Work task:
Would you please set down the lines of the data from the one containing "Two bodies raise tides on the terrestrial" to the final line, exactly and only those?

Saved data entries
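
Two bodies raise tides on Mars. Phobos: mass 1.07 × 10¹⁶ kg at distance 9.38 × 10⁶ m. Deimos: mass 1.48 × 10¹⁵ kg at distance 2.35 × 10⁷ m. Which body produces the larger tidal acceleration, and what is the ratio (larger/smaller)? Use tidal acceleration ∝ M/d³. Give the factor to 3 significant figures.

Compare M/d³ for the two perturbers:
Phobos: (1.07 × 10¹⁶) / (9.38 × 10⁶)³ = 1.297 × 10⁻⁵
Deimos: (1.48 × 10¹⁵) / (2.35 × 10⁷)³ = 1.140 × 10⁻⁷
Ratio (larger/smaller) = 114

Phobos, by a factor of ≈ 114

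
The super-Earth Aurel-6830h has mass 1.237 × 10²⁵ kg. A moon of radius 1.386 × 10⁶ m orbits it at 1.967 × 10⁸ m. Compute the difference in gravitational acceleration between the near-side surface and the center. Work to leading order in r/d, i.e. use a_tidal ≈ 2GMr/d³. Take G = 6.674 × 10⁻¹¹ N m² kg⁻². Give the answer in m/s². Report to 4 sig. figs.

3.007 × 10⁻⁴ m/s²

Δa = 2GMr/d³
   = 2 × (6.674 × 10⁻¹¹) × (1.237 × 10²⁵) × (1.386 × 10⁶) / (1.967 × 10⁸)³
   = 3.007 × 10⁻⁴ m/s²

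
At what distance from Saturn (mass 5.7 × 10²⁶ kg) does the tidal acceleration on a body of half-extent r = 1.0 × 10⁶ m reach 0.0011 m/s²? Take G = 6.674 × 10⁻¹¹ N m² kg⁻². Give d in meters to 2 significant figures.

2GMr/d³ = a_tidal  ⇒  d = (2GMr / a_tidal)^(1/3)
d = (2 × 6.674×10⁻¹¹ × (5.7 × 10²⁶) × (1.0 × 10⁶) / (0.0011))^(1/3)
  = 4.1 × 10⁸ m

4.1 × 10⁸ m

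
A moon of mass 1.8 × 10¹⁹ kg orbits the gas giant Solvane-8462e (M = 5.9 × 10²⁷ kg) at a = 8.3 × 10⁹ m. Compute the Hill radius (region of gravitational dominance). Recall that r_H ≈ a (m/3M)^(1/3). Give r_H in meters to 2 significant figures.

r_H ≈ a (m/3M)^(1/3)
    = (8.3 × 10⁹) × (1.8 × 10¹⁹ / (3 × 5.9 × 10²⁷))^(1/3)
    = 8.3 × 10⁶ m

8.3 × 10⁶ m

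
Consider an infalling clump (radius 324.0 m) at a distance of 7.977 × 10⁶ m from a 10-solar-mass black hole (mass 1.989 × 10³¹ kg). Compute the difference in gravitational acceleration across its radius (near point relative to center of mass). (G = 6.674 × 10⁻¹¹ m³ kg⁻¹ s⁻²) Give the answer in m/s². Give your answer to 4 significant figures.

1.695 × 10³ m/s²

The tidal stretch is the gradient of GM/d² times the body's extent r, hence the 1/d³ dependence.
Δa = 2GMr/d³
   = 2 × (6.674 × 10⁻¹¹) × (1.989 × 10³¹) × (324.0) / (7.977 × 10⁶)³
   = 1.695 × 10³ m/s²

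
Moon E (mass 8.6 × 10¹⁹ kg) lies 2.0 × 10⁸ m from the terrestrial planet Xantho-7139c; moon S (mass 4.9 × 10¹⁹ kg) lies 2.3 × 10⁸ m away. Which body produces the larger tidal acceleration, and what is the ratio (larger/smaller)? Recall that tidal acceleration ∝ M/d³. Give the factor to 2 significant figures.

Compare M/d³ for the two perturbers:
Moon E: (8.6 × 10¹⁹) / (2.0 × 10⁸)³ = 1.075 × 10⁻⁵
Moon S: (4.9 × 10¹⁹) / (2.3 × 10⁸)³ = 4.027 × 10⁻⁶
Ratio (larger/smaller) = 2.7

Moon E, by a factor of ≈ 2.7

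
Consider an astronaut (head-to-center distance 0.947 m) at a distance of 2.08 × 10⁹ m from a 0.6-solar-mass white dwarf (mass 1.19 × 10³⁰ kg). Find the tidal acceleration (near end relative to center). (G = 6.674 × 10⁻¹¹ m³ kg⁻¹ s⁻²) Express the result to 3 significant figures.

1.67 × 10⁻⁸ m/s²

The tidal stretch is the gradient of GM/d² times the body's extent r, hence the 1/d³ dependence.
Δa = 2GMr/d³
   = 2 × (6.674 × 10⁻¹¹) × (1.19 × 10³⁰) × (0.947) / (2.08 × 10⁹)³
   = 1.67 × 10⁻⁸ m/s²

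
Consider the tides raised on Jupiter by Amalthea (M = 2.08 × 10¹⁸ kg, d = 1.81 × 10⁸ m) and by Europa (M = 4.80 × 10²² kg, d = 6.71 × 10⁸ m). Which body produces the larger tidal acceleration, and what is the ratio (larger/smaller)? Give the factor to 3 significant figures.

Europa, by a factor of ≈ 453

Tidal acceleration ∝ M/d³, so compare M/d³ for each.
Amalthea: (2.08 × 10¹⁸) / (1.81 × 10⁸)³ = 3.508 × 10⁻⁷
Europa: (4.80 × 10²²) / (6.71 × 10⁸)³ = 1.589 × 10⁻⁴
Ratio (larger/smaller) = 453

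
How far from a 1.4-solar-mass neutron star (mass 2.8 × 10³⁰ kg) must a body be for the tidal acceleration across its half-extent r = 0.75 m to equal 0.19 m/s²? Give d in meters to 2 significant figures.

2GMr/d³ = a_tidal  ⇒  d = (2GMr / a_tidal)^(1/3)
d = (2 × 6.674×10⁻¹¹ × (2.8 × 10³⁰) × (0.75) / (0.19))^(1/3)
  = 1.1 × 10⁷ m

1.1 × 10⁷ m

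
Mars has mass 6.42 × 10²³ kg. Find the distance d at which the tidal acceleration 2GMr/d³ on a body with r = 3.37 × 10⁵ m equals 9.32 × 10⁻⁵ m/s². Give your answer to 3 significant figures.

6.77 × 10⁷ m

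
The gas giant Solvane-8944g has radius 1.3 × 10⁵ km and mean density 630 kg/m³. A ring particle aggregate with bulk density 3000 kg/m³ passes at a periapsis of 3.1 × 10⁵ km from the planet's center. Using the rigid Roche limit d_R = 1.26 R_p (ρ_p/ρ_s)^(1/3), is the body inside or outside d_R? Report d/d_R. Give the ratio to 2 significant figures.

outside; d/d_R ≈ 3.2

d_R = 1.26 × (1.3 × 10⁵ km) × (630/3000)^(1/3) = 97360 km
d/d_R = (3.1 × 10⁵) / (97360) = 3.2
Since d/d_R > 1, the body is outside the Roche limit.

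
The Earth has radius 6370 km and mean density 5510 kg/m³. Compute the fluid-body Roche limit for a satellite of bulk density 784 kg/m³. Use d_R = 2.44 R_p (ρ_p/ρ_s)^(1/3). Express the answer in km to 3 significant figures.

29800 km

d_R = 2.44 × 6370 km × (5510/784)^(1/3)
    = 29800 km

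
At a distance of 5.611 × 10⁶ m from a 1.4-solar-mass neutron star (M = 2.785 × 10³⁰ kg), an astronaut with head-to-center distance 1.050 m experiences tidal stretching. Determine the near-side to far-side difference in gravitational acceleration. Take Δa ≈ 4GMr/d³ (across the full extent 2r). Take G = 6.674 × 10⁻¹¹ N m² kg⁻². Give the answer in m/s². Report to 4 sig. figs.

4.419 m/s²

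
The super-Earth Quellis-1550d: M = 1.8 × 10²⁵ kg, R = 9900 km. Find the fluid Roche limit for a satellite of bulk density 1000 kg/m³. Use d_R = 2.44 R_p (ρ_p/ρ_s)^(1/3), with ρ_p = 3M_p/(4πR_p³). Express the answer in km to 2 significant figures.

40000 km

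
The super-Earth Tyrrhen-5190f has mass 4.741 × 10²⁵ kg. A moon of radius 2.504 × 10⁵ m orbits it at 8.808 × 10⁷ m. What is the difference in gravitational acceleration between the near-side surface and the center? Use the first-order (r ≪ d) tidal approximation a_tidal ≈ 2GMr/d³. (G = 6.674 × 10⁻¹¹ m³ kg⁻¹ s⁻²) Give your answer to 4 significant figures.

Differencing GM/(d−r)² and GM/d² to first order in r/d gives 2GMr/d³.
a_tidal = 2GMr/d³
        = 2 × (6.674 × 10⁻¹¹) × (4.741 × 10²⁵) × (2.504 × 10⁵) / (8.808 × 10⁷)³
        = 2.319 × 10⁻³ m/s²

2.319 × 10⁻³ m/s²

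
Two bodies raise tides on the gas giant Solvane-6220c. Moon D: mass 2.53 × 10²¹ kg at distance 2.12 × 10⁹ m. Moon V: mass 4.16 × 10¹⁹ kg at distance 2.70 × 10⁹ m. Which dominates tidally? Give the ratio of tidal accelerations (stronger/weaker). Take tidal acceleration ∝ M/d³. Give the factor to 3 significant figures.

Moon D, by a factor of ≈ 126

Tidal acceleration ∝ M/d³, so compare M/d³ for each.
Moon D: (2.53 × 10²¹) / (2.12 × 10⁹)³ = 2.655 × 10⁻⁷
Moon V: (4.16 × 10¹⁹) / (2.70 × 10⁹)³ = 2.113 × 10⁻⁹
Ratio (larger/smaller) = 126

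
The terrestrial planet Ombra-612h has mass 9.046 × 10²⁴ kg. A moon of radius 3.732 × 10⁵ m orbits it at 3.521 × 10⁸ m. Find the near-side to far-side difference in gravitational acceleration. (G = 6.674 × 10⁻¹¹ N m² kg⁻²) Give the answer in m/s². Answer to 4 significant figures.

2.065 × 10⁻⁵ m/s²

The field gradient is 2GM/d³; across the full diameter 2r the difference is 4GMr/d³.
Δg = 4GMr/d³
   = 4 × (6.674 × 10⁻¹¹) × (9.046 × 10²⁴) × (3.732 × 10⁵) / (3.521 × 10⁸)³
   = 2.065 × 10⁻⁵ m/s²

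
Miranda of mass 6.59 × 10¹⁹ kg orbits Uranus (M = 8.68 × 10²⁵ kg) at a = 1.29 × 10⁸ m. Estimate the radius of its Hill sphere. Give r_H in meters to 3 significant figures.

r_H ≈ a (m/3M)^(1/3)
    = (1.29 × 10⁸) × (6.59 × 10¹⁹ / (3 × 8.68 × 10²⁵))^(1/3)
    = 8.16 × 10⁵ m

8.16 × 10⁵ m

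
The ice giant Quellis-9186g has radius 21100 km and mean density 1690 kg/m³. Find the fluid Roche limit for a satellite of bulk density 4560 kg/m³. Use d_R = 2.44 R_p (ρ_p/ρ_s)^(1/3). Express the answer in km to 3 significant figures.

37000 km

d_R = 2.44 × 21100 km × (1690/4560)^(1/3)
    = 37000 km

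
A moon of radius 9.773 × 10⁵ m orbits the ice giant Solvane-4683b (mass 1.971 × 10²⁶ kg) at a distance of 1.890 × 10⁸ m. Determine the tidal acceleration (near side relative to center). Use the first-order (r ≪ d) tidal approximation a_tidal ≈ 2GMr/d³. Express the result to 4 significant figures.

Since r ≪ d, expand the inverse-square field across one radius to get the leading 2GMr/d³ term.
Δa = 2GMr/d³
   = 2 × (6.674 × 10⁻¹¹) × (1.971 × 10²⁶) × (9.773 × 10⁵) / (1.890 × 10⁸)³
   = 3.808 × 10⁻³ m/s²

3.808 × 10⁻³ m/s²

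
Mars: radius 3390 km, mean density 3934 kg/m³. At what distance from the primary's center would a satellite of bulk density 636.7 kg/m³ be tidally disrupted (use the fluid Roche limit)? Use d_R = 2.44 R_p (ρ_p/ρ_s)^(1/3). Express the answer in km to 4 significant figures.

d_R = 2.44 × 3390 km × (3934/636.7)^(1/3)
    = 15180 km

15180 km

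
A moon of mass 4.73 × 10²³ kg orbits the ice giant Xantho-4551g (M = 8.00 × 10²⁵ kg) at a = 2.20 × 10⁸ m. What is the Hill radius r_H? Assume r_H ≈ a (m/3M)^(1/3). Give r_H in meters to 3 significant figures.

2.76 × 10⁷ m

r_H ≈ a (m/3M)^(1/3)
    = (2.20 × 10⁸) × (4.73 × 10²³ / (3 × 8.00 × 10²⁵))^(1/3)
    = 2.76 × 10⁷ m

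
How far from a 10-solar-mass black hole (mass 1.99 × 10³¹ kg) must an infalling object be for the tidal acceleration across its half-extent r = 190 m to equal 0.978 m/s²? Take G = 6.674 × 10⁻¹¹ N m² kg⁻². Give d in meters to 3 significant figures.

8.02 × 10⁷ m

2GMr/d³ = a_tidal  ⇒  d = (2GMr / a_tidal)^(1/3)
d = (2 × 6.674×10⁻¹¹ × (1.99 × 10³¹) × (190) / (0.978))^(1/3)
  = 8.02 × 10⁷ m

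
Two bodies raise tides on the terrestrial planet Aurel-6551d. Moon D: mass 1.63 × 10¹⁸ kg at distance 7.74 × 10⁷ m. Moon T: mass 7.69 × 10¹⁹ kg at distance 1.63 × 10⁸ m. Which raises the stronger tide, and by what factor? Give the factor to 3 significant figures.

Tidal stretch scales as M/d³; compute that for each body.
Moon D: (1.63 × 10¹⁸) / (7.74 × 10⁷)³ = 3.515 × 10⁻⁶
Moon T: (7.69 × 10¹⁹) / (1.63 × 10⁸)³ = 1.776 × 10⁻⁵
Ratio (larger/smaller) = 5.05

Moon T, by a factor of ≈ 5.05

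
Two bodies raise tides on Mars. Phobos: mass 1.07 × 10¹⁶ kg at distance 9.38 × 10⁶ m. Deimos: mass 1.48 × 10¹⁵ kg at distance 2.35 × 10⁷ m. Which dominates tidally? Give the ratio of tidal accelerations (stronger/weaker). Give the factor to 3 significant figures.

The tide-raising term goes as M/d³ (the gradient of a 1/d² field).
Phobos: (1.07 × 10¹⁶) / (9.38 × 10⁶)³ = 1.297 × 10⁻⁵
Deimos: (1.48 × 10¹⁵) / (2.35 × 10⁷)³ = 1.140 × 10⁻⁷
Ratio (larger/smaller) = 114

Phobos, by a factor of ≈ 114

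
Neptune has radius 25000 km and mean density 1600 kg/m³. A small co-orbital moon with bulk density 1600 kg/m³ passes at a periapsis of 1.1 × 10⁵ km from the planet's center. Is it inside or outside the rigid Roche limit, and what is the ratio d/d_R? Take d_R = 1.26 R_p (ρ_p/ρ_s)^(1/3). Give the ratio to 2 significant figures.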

Task result:
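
Two bodies raise tides on the terrestrial planet Aurel-6551d. Moon D: mass 1.63 × 10¹⁸ kg at distance 7.74 × 10⁷ m. Moon T: mass 7.69 × 10¹⁹ kg at distance 1.63 × 10⁸ m. Which raises the stronger tide, and by what factor? Give the factor to 3 significant figures.

Tidal stretch scales as M/d³; compute that for each body.
Moon D: (1.63 × 10¹⁸) / (7.74 × 10⁷)³ = 3.515 × 10⁻⁶
Moon T: (7.69 × 10¹⁹) / (1.63 × 10⁸)³ = 1.776 × 10⁻⁵
Ratio (larger/smaller) = 5.05

Moon T, by a factor of ≈ 5.05

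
Two bodies raise tides on Mars. Phobos: mass 1.07 × 10¹⁶ kg at distance 9.38 × 10⁶ m. Deimos: mass 1.48 × 10¹⁵ kg at distance 2.35 × 10⁷ m. Which dominates tidally? Give the ratio of tidal accelerations (stronger/weaker). Give the factor to 3 significant figures.

The tide-raising term goes as M/d³ (the gradient of a 1/d² field).
Phobos: (1.07 × 10¹⁶) / (9.38 × 10⁶)³ = 1.297 × 10⁻⁵
Deimos: (1.48 × 10¹⁵) / (2.35 × 10⁷)³ = 1.140 × 10⁻⁷
Ratio (larger/smaller) = 114

Phobos, by a factor of ≈ 114

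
Neptune has radius 25000 km and mean density 1600 kg/m³. A small co-orbital moon with bulk density 1600 kg/m³ passes at a periapsis of 1.1 × 10⁵ km from the planet's center. Is it inside or outside the rigid Roche limit, and what is the ratio d/d_R? Take d_R = 1.26 R_p (ρ_p/ρ_s)^(1/3). Give the ratio to 2 significant figures.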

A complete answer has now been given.